Once you find the line containing "A = [4 -2; -1 -3]" in the data below, copy it and each following line exactly, up to and including the line containing "P = [13/4 -3; -3 4]", and nothing else.

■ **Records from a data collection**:
▼

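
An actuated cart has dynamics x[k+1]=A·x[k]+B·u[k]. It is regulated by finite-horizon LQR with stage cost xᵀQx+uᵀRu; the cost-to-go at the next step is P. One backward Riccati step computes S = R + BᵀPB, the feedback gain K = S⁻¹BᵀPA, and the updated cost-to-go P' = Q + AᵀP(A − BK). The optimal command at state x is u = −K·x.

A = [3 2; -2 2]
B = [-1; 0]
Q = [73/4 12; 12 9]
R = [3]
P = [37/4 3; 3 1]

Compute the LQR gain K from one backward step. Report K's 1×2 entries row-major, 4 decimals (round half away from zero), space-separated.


-1.7755 -2.0000

BᵀP = [-9.2500 -3.0000]
S = R + BᵀPB = [3] + [9.2500] = [12.2500]
BᵀPA = [-21.7500 -24.5000]
K = S⁻¹·BᵀPA = [-1.7755 -2.0000]
A−BK = [1.2245 0.0000; -2.0000 2.0000]
AᵀP(A−BK) = [12.6327 14.0000; 14.0000 16.0000]
P' = Q + AᵀP(A−BK) = [30.8827 26.0000; 26.0000 25.0000]
tr(P') = 55.8827


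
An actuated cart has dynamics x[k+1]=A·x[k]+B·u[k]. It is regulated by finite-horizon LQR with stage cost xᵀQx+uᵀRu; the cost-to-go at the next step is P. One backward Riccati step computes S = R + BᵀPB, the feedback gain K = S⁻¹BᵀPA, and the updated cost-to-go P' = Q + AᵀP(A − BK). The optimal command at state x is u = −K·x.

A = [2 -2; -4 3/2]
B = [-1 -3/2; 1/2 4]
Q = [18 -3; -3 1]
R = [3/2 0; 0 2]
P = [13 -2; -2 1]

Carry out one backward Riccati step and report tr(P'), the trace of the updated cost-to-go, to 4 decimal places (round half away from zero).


BᵀP = [-14.0000 2.5000; -27.5000 7.0000]
S = R + BᵀPB = [3/2 0; 0 2] + [15.2500 31.0000; 31.0000 69.2500] = [16.7500 31.0000; 31.0000 71.2500]
BᵀPA = [-38.0000 31.7500; -83.0000 65.5000]
K = S⁻¹·BᵀPA = [-0.5787 0.9968; -0.9131 0.4856]
A−BK = [0.0516 -0.2748; -0.0581 -0.9408]
AᵀP(A−BK) = [2.2200 -1.8166; -1.8166 2.7947]
P' = Q + AᵀP(A−BK) = [20.2200 -4.8166; -4.8166 3.7947]
tr(P') = 24.0147

24.0147


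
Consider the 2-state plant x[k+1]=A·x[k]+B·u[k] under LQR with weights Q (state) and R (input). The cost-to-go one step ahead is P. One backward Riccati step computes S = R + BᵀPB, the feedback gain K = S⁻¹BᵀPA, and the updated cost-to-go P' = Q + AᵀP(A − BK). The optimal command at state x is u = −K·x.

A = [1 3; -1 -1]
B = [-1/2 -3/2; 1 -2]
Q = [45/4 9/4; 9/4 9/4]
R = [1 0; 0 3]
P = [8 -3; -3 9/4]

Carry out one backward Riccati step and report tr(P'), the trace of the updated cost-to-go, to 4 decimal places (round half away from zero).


25.9167

BᵀP = [-7.0000 3.7500; -6.0000 0.0000]
S = R + BᵀPB = [1 0; 0 3] + [7.2500 3.0000; 3.0000 9.0000] = [8.2500 3.0000; 3.0000 12.0000]
BᵀPA = [-10.7500 -24.7500; -6.0000 -18.0000]
K = S⁻¹·BᵀPA = [-1.2333 -2.7000; -0.1917 -0.8250]
A−BK = [0.0958 0.4125; -0.1500 0.0500]
AᵀP(A−BK) = [1.8417 4.2750; 4.2750 10.5750]
P' = Q + AᵀP(A−BK) = [13.0917 6.5250; 6.5250 12.8250]
tr(P') = 25.9167


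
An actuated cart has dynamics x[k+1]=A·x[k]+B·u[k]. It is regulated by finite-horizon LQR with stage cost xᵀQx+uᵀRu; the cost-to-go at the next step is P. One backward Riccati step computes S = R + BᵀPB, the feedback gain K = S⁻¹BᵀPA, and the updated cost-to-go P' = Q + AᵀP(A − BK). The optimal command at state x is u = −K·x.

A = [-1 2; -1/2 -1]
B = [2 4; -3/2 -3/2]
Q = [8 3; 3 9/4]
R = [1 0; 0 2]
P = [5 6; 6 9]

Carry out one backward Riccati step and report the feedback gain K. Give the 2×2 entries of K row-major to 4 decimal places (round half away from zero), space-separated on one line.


BᵀP = [1.0000 -1.5000; 11.0000 10.5000]
S = R + BᵀPB = [1 0; 0 2] + [4.2500 6.2500; 6.2500 28.2500] = [5.2500 6.2500; 6.2500 30.2500]
BᵀPA = [-0.2500 3.5000; -16.2500 11.5000]
K = S⁻¹·BᵀPA = [0.7850 0.2839; -0.6994 0.3215]
A−BK = [0.2276 0.1461; -0.3716 -0.0919]
AᵀP(A−BK) = [2.0814 -0.2046; -0.2046 0.3090]
P' = Q + AᵀP(A−BK) = [10.0814 2.7954; 2.7954 2.5590]
tr(P') = 12.6404

0.7850 0.2839 -0.6994 0.3215


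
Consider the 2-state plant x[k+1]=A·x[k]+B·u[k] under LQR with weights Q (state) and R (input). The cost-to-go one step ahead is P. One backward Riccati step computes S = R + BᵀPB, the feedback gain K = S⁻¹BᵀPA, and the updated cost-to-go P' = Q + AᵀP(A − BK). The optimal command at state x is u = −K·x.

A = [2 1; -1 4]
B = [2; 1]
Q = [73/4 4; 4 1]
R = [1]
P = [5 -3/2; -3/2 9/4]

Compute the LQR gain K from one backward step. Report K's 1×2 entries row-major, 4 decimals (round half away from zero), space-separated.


BᵀP = [8.5000 -0.7500]
S = R + BᵀPB = [1] + [16.2500] = [17.2500]
BᵀPA = [17.7500 5.5000]
K = S⁻¹·BᵀPA = [1.0290 0.3188]
A−BK = [-0.0580 0.3623; -2.0290 3.6812]
AᵀP(A−BK) = [9.9855 -15.1594; -15.1594 27.2464]
P' = Q + AᵀP(A−BK) = [28.2355 -11.1594; -11.1594 28.2464]
tr(P') = 56.4819

1.0290 0.3188


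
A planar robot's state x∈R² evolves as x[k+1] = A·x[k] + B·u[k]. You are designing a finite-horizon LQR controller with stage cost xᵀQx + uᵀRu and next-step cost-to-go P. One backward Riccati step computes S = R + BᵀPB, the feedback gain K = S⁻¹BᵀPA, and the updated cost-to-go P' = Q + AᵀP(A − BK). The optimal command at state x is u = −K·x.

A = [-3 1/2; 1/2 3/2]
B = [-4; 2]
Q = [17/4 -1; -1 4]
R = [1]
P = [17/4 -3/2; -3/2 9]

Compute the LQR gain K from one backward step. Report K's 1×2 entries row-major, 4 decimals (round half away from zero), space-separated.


BᵀP = [-20.0000 24.0000]
S = R + BᵀPB = [1] + [128.0000] = [129.0000]
BᵀPA = [72.0000 26.0000]
K = S⁻¹·BᵀPA = [0.5581 0.2016]
A−BK = [-0.7674 1.3062; -0.6163 1.0969]
AᵀP(A−BK) = [4.8140 -7.7616; -7.7616 13.8222]
P' = Q + AᵀP(A−BK) = [9.0640 -8.7616; -8.7616 17.8222]
tr(P') = 26.8861

0.5581 0.2016


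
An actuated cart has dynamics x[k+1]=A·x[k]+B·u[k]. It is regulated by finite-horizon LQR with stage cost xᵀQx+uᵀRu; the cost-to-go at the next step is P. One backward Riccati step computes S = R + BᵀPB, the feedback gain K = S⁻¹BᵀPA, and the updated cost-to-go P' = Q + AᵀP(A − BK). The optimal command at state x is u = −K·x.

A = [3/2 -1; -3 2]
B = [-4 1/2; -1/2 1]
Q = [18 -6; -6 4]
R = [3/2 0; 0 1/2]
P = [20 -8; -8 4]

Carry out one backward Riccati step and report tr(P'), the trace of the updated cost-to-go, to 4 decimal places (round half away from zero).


BᵀP = [-76.0000 30.0000; 2.0000 0.0000]
S = R + BᵀPB = [3/2 0; 0 1/2] + [289.0000 -8.0000; -8.0000 1.0000] = [290.5000 -8.0000; -8.0000 1.5000]
BᵀPA = [-204.0000 136.0000; 3.0000 -2.0000]
K = S⁻¹·BᵀPA = [-0.7586 0.5057; -2.0457 1.3638]
A−BK = [-0.5114 0.3410; -1.3336 0.8890]
AᵀP(A−BK) = [4.3880 -2.9254; -2.9254 1.9502]
P' = Q + AᵀP(A−BK) = [22.3880 -8.9254; -8.9254 5.9502]
tr(P') = 28.3383

28.3383


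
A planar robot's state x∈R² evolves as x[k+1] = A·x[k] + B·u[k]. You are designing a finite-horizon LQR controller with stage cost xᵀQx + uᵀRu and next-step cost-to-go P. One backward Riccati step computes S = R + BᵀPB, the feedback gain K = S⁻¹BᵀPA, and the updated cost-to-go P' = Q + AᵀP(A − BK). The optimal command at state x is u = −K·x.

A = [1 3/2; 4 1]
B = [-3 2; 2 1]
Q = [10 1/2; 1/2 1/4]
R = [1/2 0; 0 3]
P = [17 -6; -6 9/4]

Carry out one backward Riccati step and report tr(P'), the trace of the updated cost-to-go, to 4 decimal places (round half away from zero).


BᵀP = [-63.0000 22.5000; 28.0000 -9.7500]
S = R + BᵀPB = [1/2 0; 0 3] + [234.0000 -103.5000; -103.5000 46.2500] = [234.5000 -103.5000; -103.5000 49.2500]
BᵀPA = [27.0000 -72.0000; -11.0000 32.2500]
K = S⁻¹·BᵀPA = [0.2285 -0.2487; 0.2569 0.1322]
A−BK = [1.1718 0.4895; 3.2860 1.3652]
AᵀP(A−BK) = [1.6557 0.6688; 0.6688 0.3310]
P' = Q + AᵀP(A−BK) = [11.6557 1.1688; 1.1688 0.5810]
tr(P') = 12.2367

12.2367


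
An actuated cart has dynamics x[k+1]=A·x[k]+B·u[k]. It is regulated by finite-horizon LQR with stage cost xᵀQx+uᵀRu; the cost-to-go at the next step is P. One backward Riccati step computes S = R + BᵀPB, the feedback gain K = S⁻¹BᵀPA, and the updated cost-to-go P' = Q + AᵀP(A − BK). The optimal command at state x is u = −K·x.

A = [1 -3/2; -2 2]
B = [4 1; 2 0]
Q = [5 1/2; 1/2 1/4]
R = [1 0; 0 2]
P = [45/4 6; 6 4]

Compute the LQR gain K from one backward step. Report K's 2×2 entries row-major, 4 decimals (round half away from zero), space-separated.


-0.0790 -0.0111 0.2831 -0.3204

BᵀP = [57.0000 32.0000; 11.2500 6.0000]
S = R + BᵀPB = [1 0; 0 2] + [292.0000 57.0000; 57.0000 11.2500] = [293.0000 57.0000; 57.0000 13.2500]
BᵀPA = [-7.0000 -21.5000; -0.7500 -4.8750]
K = S⁻¹·BᵀPA = [-0.0790 -0.0111; 0.2831 -0.3204]
A−BK = [1.0328 -1.1354; -1.8421 2.0221]
AᵀP(A−BK) = [2.9096 -3.1927; -3.1927 3.5130]
P' = Q + AᵀP(A−BK) = [7.9096 -2.6927; -2.6927 3.7630]
tr(P') = 11.6726


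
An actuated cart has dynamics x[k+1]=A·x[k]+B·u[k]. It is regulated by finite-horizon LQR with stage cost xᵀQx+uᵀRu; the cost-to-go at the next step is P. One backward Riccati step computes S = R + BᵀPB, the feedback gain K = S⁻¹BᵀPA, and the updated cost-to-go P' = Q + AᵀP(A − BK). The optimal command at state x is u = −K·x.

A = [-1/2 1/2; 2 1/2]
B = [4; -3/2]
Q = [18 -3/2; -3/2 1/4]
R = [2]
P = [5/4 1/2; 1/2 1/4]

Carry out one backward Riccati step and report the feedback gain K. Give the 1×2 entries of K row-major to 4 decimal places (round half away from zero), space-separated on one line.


0.0679 0.1774

BᵀP = [4.2500 1.6250]
S = R + BᵀPB = [2] + [14.5625] = [16.5625]
BᵀPA = [1.1250 2.9375]
K = S⁻¹·BᵀPA = [0.0679 0.1774]
A−BK = [-0.7717 -0.2094; 2.1019 0.7660]
AᵀP(A−BK) = [0.2361 0.1130; 0.1130 0.1040]
P' = Q + AᵀP(A−BK) = [18.2361 -1.3870; -1.3870 0.3540]
tr(P') = 18.5901


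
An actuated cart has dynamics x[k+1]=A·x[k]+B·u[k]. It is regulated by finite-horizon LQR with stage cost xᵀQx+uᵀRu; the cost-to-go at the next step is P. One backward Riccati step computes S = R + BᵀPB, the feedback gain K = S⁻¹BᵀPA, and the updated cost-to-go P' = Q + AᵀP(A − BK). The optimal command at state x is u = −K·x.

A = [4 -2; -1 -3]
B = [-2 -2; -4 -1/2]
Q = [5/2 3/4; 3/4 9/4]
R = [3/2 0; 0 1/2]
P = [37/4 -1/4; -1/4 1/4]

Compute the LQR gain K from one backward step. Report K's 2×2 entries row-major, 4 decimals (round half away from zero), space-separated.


0.1532 0.5262 -2.1390 0.4608

BᵀP = [-17.5000 -0.5000; -18.3750 0.3750]
S = R + BᵀPB = [3/2 0; 0 1/2] + [37.0000 35.2500; 35.2500 36.5625] = [38.5000 35.2500; 35.2500 37.0625]
BᵀPA = [-69.5000 36.5000; -73.8750 35.6250]
K = S⁻¹·BᵀPA = [0.1532 0.5262; -2.1390 0.4608]
A−BK = [0.0285 -0.0261; -1.4565 -0.6649]
AᵀP(A−BK) = [2.8815 -0.1414; -0.1414 0.6296]
P' = Q + AᵀP(A−BK) = [5.3815 0.6086; 0.6086 2.8796]
tr(P') = 8.2611


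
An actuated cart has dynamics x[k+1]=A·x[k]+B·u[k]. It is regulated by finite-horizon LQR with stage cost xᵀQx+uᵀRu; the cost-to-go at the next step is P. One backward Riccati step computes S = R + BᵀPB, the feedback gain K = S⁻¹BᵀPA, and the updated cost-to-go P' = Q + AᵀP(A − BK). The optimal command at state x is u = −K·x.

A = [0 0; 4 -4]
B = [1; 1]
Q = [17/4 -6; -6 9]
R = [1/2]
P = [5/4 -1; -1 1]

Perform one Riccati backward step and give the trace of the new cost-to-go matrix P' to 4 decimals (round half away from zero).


BᵀP = [0.2500 0.0000]
S = R + BᵀPB = [1/2] + [0.2500] = [0.7500]
BᵀPA = [0.0000 0.0000]
K = S⁻¹·BᵀPA = [0.0000 0.0000]
A−BK = [0.0000 0.0000; 4.0000 -4.0000]
AᵀP(A−BK) = [16.0000 -16.0000; -16.0000 16.0000]
P' = Q + AᵀP(A−BK) = [20.2500 -22.0000; -22.0000 25.0000]
tr(P') = 45.2500

45.2500


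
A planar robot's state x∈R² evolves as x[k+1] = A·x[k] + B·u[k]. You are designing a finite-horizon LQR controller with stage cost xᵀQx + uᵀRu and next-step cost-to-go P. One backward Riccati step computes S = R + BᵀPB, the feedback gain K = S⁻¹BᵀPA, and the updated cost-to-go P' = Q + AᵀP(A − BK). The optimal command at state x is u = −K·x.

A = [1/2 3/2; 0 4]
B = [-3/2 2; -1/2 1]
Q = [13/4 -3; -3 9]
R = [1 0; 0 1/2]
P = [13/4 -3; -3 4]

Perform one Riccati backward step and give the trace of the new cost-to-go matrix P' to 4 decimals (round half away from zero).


41.1942

BᵀP = [-3.3750 2.5000; 3.5000 -2.0000]
S = R + BᵀPB = [1 0; 0 1/2] + [3.8125 -4.2500; -4.2500 5.0000] = [4.8125 -4.2500; -4.2500 5.5000]
BᵀPA = [-1.6875 4.9375; 1.7500 -2.7500]
K = S⁻¹·BᵀPA = [-0.2193 1.8401; 0.1487 0.9219]
A−BK = [-0.1264 2.4164; -0.2584 3.9981]
AᵀP(A−BK) = [0.1822 -2.0706; -2.0706 28.7621]
P' = Q + AᵀP(A−BK) = [3.4322 -5.0706; -5.0706 37.7621]
tr(P') = 41.1942


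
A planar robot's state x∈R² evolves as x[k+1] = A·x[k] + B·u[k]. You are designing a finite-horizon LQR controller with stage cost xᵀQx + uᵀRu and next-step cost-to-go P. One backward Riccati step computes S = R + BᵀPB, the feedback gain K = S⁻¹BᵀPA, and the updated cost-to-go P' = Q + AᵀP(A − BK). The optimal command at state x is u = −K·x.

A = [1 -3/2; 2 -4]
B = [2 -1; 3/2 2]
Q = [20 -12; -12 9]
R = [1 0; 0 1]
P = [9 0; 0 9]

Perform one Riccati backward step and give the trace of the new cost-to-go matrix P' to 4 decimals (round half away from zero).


32.3922

BᵀP = [18.0000 13.5000; -9.0000 18.0000]
S = R + BᵀPB = [1 0; 0 1] + [56.2500 9.0000; 9.0000 45.0000] = [57.2500 9.0000; 9.0000 46.0000]
BᵀPA = [45.0000 -81.0000; 27.0000 -58.5000]
K = S⁻¹·BᵀPA = [0.7158 -1.2535; 0.4469 -1.0265]
A−BK = [0.0154 -0.0195; 0.0325 -0.0668]
AᵀP(A−BK) = [0.7237 -1.3782; -1.3782 2.6685]
P' = Q + AᵀP(A−BK) = [20.7237 -13.3782; -13.3782 11.6685]
tr(P') = 32.3922


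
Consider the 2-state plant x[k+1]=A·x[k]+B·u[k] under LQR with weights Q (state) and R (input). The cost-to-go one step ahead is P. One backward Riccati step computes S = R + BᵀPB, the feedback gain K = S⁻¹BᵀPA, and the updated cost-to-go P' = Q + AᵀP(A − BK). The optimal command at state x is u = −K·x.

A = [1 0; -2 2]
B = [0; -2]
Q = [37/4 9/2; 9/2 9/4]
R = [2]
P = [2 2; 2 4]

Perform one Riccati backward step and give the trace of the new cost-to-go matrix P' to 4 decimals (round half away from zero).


BᵀP = [-4.0000 -8.0000]
S = R + BᵀPB = [2] + [16.0000] = [18.0000]
BᵀPA = [12.0000 -16.0000]
K = S⁻¹·BᵀPA = [0.6667 -0.8889]
A−BK = [1.0000 0.0000; -0.6667 0.2222]
AᵀP(A−BK) = [2.0000 -1.3333; -1.3333 1.7778]
P' = Q + AᵀP(A−BK) = [11.2500 3.1667; 3.1667 4.0278]
tr(P') = 15.2778

15.2778


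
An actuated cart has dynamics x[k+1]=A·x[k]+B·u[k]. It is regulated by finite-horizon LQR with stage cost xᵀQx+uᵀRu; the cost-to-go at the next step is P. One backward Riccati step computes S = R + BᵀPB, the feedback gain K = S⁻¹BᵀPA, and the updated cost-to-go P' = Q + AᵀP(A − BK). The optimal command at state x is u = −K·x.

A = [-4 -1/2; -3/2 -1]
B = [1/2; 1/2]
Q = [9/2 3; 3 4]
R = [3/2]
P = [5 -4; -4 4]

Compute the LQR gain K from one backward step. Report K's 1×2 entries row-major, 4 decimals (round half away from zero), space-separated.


-1.1429 -0.1429

BᵀP = [0.5000 0.0000]
S = R + BᵀPB = [3/2] + [0.2500] = [1.7500]
BᵀPA = [-2.0000 -0.2500]
K = S⁻¹·BᵀPA = [-1.1429 -0.1429]
A−BK = [-3.4286 -0.4286; -0.9286 -0.9286]
AᵀP(A−BK) = [38.7143 -3.2857; -3.2857 1.2143]
P' = Q + AᵀP(A−BK) = [43.2143 -0.2857; -0.2857 5.2143]
tr(P') = 48.4286


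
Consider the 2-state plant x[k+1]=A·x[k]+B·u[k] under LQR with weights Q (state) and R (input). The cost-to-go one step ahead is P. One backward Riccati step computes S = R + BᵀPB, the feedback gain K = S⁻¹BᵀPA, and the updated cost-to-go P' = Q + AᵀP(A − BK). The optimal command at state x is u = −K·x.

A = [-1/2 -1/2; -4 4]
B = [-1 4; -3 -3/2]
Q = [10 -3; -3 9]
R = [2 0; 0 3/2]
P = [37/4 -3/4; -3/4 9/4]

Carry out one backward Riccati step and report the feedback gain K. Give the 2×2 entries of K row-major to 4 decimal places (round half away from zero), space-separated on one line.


BᵀP = [-7.0000 -6.0000; 38.1250 -6.3750]
S = R + BᵀPB = [2 0; 0 3/2] + [25.0000 -19.0000; -19.0000 162.0625] = [27.0000 -19.0000; -19.0000 163.5625]
BᵀPA = [27.5000 -20.5000; 6.4375 -44.5625]
K = S⁻¹·BᵀPA = [1.1394 -1.0356; 0.1717 -0.3928]
A−BK = [-0.0475 0.0354; -0.3244 0.3039]
AᵀP(A−BK) = [2.8750 -2.6790; -2.6790 2.5798]
P' = Q + AᵀP(A−BK) = [12.8750 -5.6790; -5.6790 11.5798]
tr(P') = 24.4548

1.1394 -1.0356 0.1717 -0.3928


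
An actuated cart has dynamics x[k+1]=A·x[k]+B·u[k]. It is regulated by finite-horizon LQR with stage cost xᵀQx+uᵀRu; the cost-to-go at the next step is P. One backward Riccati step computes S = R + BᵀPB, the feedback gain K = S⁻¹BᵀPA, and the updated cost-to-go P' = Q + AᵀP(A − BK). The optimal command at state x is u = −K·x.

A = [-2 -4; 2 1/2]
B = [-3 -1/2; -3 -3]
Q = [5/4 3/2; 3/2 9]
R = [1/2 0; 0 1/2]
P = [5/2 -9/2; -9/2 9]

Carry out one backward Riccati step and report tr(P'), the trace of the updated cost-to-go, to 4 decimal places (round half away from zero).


13.8900

BᵀP = [6.0000 -13.5000; 12.2500 -24.7500]
S = R + BᵀPB = [1/2 0; 0 1/2] + [22.5000 37.5000; 37.5000 68.1250] = [23.0000 37.5000; 37.5000 68.6250]
BᵀPA = [-39.0000 -30.7500; -74.0000 -61.3750]
K = S⁻¹·BᵀPA = [0.5730 1.1117; -1.3914 -1.5018]
A−BK = [-0.9768 -1.4159; -0.4553 -0.6705]
AᵀP(A−BK) = [1.3805 1.7202; 1.7202 2.2595]
P' = Q + AᵀP(A−BK) = [2.6305 3.2202; 3.2202 11.2595]
tr(P') = 13.8900


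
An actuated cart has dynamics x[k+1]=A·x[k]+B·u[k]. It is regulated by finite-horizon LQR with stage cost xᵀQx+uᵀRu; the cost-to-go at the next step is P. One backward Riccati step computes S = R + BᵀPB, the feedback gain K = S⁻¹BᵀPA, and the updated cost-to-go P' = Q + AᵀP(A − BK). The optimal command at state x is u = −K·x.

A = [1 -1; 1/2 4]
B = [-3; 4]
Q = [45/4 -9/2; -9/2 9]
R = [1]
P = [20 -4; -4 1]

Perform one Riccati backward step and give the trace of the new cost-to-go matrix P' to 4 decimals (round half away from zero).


21.8242

BᵀP = [-76.0000 16.0000]
S = R + BᵀPB = [1] + [292.0000] = [293.0000]
BᵀPA = [-68.0000 140.0000]
K = S⁻¹·BᵀPA = [-0.2321 0.4778]
A−BK = [0.3038 0.4334; 1.4283 2.0887]
AᵀP(A−BK) = [0.4684 0.4915; 0.4915 1.1058]
P' = Q + AᵀP(A−BK) = [11.7184 -4.0085; -4.0085 10.1058]
tr(P') = 21.8242


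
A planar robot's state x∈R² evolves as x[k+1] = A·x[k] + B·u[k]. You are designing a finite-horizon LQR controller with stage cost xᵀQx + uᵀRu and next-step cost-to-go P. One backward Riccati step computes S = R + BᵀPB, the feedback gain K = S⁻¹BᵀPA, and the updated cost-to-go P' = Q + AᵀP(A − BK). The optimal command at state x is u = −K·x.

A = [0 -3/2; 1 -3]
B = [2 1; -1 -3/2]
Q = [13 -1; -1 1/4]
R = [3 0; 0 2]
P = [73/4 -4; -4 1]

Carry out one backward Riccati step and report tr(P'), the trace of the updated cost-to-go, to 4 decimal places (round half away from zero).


BᵀP = [40.5000 -9.0000; 24.2500 -5.5000]
S = R + BᵀPB = [3 0; 0 2] + [90.0000 54.0000; 54.0000 32.5000] = [93.0000 54.0000; 54.0000 34.5000]
BᵀPA = [-9.0000 -33.7500; -5.5000 -19.8750]
K = S⁻¹·BᵀPA = [-0.0462 -0.3115; -0.0872 -0.0885]
A−BK = [0.1795 -0.7885; 0.8231 -3.4442]
AᵀP(A−BK) = [0.1051 -0.2904; -0.2904 1.7899]
P' = Q + AᵀP(A−BK) = [13.1051 -1.2904; -1.2904 2.0399]
tr(P') = 15.1450

15.1450


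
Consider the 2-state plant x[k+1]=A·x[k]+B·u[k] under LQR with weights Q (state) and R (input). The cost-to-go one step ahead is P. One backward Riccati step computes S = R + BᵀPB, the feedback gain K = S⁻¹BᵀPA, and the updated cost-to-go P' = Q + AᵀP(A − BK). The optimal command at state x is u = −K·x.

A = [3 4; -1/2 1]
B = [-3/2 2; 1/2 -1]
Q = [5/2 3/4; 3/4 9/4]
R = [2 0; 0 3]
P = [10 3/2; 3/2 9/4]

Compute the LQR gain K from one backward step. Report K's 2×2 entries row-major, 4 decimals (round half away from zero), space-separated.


BᵀP = [-14.2500 -1.1250; 18.5000 0.7500]
S = R + BᵀPB = [2 0; 0 3] + [20.8125 -27.3750; -27.3750 36.2500] = [22.8125 -27.3750; -27.3750 39.2500]
BᵀPA = [-42.1875 -58.1250; 55.1250 74.7500]
K = S⁻¹·BᵀPA = [-1.0056 -1.6104; 0.7031 0.7813]
A−BK = [0.0854 0.0218; 0.7059 2.5865]
AᵀP(A−BK) = [4.8805 9.3679; 9.3679 22.2444]
P' = Q + AᵀP(A−BK) = [7.3805 10.1179; 10.1179 24.4944]
tr(P') = 31.8749

-1.0056 -1.6104 0.7031 0.7813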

▲

■ **Exercise answer**:
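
A = [4 -2; -1 -3]
B = [-2 -2; -4 -1/2]
Q = [5/2 3/4; 3/4 9/4]
R = [3/2 0; 0 1/2]
P = [37/4 -1/4; -1/4 1/4]

Compute the LQR gain K from one backward step. Report K's 2×2 entries row-major, 4 decimals (round half away from zero), space-separated.


0.1532 0.5262 -2.1390 0.4608

BᵀP = [-17.5000 -0.5000; -18.3750 0.3750]
S = R + BᵀPB = [3/2 0; 0 1/2] + [37.0000 35.2500; 35.2500 36.5625] = [38.5000 35.2500; 35.2500 37.0625]
BᵀPA = [-69.5000 36.5000; -73.8750 35.6250]
K = S⁻¹·BᵀPA = [0.1532 0.5262; -2.1390 0.4608]
A−BK = [0.0285 -0.0261; -1.4565 -0.6649]
AᵀP(A−BK) = [2.8815 -0.1414; -0.1414 0.6296]
P' = Q + AᵀP(A−BK) = [5.3815 0.6086; 0.6086 2.8796]
tr(P') = 8.2611


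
An actuated cart has dynamics x[k+1]=A·x[k]+B·u[k]. It is regulated by finite-horizon LQR with stage cost xᵀQx+uᵀRu; the cost-to-go at the next step is P. One backward Riccati step computes S = R + BᵀPB, the feedback gain K = S⁻¹BᵀPA, and the updated cost-to-go P' = Q + AᵀP(A − BK). The optimal command at state x is u = −K·x.

A = [0 0; 4 -4]
B = [1; 1]
Q = [17/4 -6; -6 9]
R = [1/2]
P = [5/4 -1; -1 1]

Perform one Riccati backward step and give the trace of the new cost-to-go matrix P' to 4 decimals (round half away from zero).


BᵀP = [0.2500 0.0000]
S = R + BᵀPB = [1/2] + [0.2500] = [0.7500]
BᵀPA = [0.0000 0.0000]
K = S⁻¹·BᵀPA = [0.0000 0.0000]
A−BK = [0.0000 0.0000; 4.0000 -4.0000]
AᵀP(A−BK) = [16.0000 -16.0000; -16.0000 16.0000]
P' = Q + AᵀP(A−BK) = [20.2500 -22.0000; -22.0000 25.0000]
tr(P') = 45.2500

45.2500


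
A planar robot's state x∈R² evolves as x[k+1] = A·x[k] + B·u[k]. You are designing a finite-horizon LQR controller with stage cost xᵀQx + uᵀRu and next-step cost-to-go P. One backward Riccati step computes S = R + BᵀPB, the feedback gain K = S⁻¹BᵀPA, and the updated cost-to-go P' = Q + AᵀP(A − BK). The optimal command at state x is u = −K·x.

A = [1/2 3/2; 0 4]
B = [-3/2 2; -1/2 1]
Q = [13/4 -3; -3 9]
R = [1 0; 0 1/2]
P = [13/4 -3; -3 4]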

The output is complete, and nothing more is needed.